> **EXERCISE REQUIREMENTS**: Please repeat the records, word for word and without gaps.

Records contained in a dataset
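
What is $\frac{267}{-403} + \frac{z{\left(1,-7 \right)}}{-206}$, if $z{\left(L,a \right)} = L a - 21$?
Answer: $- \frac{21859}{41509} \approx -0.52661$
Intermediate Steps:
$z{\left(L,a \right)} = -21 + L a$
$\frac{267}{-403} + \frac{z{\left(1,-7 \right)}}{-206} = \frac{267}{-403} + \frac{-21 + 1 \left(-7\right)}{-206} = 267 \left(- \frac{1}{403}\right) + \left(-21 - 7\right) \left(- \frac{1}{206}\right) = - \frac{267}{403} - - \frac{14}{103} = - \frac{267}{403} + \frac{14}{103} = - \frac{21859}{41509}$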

> **EXERCISE OUTPUT**:
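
What is $\frac{267}{-403} + \frac{z{\left(1,-7 \right)}}{-206}$, if $z{\left(L,a \right)} = L a - 21$?
Answer: $- \frac{21859}{41509} \approx -0.52661$
Intermediate Steps:
$z{\left(L,a \right)} = -21 + L a$
$\frac{267}{-403} + \frac{z{\left(1,-7 \right)}}{-206} = \frac{267}{-403} + \frac{-21 + 1 \left(-7\right)}{-206} = 267 \left(- \frac{1}{403}\right) + \left(-21 - 7\right) \left(- \frac{1}{206}\right) = - \frac{267}{403} - - \frac{14}{103} = - \frac{267}{403} + \frac{14}{103} = - \frac{21859}{41509}$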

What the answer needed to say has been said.